Items listed in a dataset
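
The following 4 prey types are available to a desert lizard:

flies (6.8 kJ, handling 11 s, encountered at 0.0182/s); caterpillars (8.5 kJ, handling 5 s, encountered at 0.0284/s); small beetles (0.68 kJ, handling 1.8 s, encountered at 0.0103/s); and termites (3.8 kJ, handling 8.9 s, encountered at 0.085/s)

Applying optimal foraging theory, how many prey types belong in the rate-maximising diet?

Profitabilities (E/h, kJ/s): caterpillars 1.7, flies 0.618, termites 0.427, small beetles 0.378. Add prey in this order while the next type's profitability exceeds the intake rate on those already taken.
Rate on top 1: 0.2114. flies: 0.618 > 0.2114 → include.
Rate on top 2: 0.2721. termites: 0.427 > 0.2721 → include.
Rate on top 3: 0.3279. small beetles: 0.378 > 0.3279 → include.
Optimal diet: caterpillars, flies, termites, small beetles — 4 of 4 types.

4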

» YOUR INSTRUCTIONS:
The response has to match the records above word for word.

» ANSWER SECTION:
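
The following 4 prey types are available to a desert lizard:

flies (6.8 kJ, handling 11 s, encountered at 0.0182/s); caterpillars (8.5 kJ, handling 5 s, encountered at 0.0284/s); small beetles (0.68 kJ, handling 1.8 s, encountered at 0.0103/s); and termites (3.8 kJ, handling 8.9 s, encountered at 0.085/s)

Applying optimal foraging theory, how many prey types belong in the rate-maximising diet?

Profitabilities (E/h, kJ/s): caterpillars 1.7, flies 0.618, termites 0.427, small beetles 0.378. Add prey in this order while the next type's profitability exceeds the intake rate on those already taken.
Rate on top 1: 0.2114. flies: 0.618 > 0.2114 → include.
Rate on top 2: 0.2721. termites: 0.427 > 0.2721 → include.
Rate on top 3: 0.3279. small beetles: 0.378 > 0.3279 → include.
Optimal diet: caterpillars, flies, termites, small beetles — 4 of 4 types.

4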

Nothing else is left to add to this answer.